Extracted data entries:
· · · ·
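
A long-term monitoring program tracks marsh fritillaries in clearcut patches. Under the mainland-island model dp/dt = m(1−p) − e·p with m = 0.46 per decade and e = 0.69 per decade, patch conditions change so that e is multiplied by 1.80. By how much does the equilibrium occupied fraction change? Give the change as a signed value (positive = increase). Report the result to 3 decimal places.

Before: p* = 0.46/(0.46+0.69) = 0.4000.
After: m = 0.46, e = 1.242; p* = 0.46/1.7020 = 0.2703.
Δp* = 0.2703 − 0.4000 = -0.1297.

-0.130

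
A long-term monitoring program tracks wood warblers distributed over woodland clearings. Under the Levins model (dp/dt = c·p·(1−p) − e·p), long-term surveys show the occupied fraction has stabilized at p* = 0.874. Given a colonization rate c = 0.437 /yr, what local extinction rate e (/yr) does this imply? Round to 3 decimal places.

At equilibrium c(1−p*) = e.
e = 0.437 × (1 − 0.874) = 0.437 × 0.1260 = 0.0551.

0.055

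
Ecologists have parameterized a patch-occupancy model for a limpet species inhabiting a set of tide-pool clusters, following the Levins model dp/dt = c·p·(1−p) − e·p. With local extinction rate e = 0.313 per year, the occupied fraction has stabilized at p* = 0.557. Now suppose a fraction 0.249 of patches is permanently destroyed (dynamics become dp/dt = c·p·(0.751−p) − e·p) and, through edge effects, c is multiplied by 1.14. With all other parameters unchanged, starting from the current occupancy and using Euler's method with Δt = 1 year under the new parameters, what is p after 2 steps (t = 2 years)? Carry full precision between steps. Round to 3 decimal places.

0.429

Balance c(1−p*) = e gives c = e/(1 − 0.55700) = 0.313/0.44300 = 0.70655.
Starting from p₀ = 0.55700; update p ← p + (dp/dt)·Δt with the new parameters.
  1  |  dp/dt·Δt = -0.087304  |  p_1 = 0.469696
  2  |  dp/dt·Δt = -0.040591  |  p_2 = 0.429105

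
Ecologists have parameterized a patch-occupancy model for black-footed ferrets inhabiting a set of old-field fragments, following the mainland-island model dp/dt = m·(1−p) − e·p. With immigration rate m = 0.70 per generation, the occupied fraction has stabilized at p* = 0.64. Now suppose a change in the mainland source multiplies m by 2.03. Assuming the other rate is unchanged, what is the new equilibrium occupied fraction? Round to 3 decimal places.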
· · · ·
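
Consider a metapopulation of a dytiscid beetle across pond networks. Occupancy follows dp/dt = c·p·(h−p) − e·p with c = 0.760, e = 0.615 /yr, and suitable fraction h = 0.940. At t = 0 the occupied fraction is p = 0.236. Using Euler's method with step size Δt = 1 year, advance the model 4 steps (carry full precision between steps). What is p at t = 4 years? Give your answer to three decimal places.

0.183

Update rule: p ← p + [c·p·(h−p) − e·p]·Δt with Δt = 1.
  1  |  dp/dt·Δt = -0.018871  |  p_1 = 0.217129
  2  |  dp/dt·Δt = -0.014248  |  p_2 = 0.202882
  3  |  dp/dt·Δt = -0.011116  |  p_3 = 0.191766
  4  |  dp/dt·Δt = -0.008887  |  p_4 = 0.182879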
· · · ·
TASK TO CARRY OUT
Please copy the lines above from the line with "Ecologists have parameterized a patch-occupancy model for a" up to and including the line with "fraction? Round to 3 decimal places.", exactly as written and with nothing else.

RESULT BELOW
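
Ecologists have parameterized a patch-occupancy model for a limpet species inhabiting a set of tide-pool clusters, following the Levins model dp/dt = c·p·(1−p) − e·p. With local extinction rate e = 0.313 per year, the occupied fraction has stabilized at p* = 0.557. Now suppose a fraction 0.249 of patches is permanently destroyed (dynamics become dp/dt = c·p·(0.751−p) − e·p) and, through edge effects, c is multiplied by 1.14. With all other parameters unchanged, starting from the current occupancy and using Euler's method with Δt = 1 year under the new parameters, what is p after 2 steps (t = 2 years)? Carry full precision between steps. Round to 3 decimal places.

0.429

Balance c(1−p*) = e gives c = e/(1 − 0.55700) = 0.313/0.44300 = 0.70655.
Starting from p₀ = 0.55700; update p ← p + (dp/dt)·Δt with the new parameters.
  1  |  dp/dt·Δt = -0.087304  |  p_1 = 0.469696
  2  |  dp/dt·Δt = -0.040591  |  p_2 = 0.429105

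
Ecologists have parameterized a patch-occupancy model for black-footed ferrets inhabiting a set of old-field fragments, following the mainland-island model dp/dt = m·(1−p) − e·p. With immigration rate m = 0.70 per generation, the occupied fraction has stabilized at p* = 0.64. Now suppose a change in the mainland source multiplies m by 2.03. Assuming the other rate is unchanged, what is the new equilibrium occupied fraction? Round to 3 decimal places.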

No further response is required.